WHAT TO WORK ON =
Since only part of the records is wanted, repeat exactly the lines from the one containing "the flow rate." through the last line, both included.

== Segment start ==

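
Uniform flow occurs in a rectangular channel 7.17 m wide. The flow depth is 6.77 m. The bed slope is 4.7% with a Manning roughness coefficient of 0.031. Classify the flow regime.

Flow area A = b·y = 7.17 × 6.77 = 48.54 m². Wetted perimeter P = b + 2y = 7.17 + 2×6.77 = 20.71 m.
Hydraulic radius R = A/P = 48.54/20.71 = 2.344 m.
V = (1/n) R^(2/3) √S = (1/0.031) × 2.344^(2/3) × √0.047 = 12.34 m/s. Hydraulic depth D_h = A/T = 48.54/7.17 = 6.77 m.
Froude number Fr = V/√(g·D_h) = 12.34/√(9.81×6.77) = 1.51, which is greater than 1, so the flow is supercritical.

supercritical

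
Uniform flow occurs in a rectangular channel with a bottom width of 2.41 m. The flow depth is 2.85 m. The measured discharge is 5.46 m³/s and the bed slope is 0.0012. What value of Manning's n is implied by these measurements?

Flow area A = b·y = 2.41 × 2.85 = 6.869 m². Wetted perimeter P = b + 2y = 2.41 + 2×2.85 = 8.11 m.
Hydraulic radius R = A/P = 6.869/8.11 = 0.8469 m.
Rearranging Manning's equation: n = (1/Q) A R^(2/3) S^(1/2) = (1/5.46) × 6.869 × 0.8469^(2/3) × √0.0012 = 0.039.

n = 0.039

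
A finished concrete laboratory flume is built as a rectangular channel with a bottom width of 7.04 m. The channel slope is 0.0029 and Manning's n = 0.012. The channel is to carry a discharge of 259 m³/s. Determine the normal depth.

Manning's equation rearranged: A R^(2/3) = nQ / (1·√S) = 0.012 × 259 / (√0.0029) = 57.71.
At y = 6.13 m: A R^(2/3) = 73.79 — over.
At y = 5.04 m: A R^(2/3) = 57.68 — matches.

y_n = 5.04 m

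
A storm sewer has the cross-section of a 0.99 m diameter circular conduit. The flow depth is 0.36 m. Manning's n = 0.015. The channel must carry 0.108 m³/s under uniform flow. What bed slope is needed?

S = 0.000357

For a circular section of diameter D = 0.99 m at depth y = 0.36 m, the central angle is θ = 2 arccos(1 − 2y/D) = 2.589 rad. Then A = (D²/8)(θ − sin θ) = 0.2529 m² and P = Dθ/2 = 1.282 m.
Hydraulic radius R = A/P = 0.2529/1.282 = 0.1973 m.
From Manning's equation, S = [nQ / (1 A R^(2/3))]² = [0.015 × 0.108 / (1 × 0.2529 × 0.1973^(2/3))]² = 0.000357.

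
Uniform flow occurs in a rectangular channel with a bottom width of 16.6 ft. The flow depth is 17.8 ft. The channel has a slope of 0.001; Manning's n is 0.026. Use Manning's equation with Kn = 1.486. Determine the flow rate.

Q = 1700 ft³/s

Flow area A = b·y = 16.6 × 17.8 = 295.5 ft². Wetted perimeter P = b + 2y = 16.6 + 2×17.8 = 52.2 ft.
Hydraulic radius R = A/P = 295.5/52.2 = 5.661 ft.
Manning's equation: Q = (1.486/n) A R^(2/3) S^(1/2) = (1.486/0.026) × 295.5 × 5.661^(2/3) × 0.001^(1/2) = 1700 ft³/s.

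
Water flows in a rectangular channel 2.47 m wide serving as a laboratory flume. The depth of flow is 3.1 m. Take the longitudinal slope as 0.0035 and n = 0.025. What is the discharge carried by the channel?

Flow area A = b·y = 2.47 × 3.1 = 7.657 m². Wetted perimeter P = b + 2y = 2.47 + 2×3.1 = 8.67 m.
Hydraulic radius R = A/P = 7.657/8.67 = 0.8832 m.
Manning's equation: Q = (1/n) A R^(2/3) S^(1/2) = (1/0.025) × 7.657 × 0.8832^(2/3) × 0.0035^(1/2) = 16.7 m³/s.

Q = 16.7 m³/s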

== Segment end ==

EXERCISE SOLUTION =
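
Uniform flow occurs in a rectangular channel with a bottom width of 16.6 ft. The flow depth is 17.8 ft. The channel has a slope of 0.001; Manning's n is 0.026. Use Manning's equation with Kn = 1.486. Determine the flow rate.

Q = 1700 ft³/s

Flow area A = b·y = 16.6 × 17.8 = 295.5 ft². Wetted perimeter P = b + 2y = 16.6 + 2×17.8 = 52.2 ft.
Hydraulic radius R = A/P = 295.5/52.2 = 5.661 ft.
Manning's equation: Q = (1.486/n) A R^(2/3) S^(1/2) = (1.486/0.026) × 295.5 × 5.661^(2/3) × 0.001^(1/2) = 1700 ft³/s.

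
Water flows in a rectangular channel 2.47 m wide serving as a laboratory flume. The depth of flow is 3.1 m. Take the longitudinal slope as 0.0035 and n = 0.025. What is the discharge carried by the channel?

Flow area A = b·y = 2.47 × 3.1 = 7.657 m². Wetted perimeter P = b + 2y = 2.47 + 2×3.1 = 8.67 m.
Hydraulic radius R = A/P = 7.657/8.67 = 0.8832 m.
Manning's equation: Q = (1/n) A R^(2/3) S^(1/2) = (1/0.025) × 7.657 × 0.8832^(2/3) × 0.0035^(1/2) = 16.7 m³/s.

Q = 16.7 m³/s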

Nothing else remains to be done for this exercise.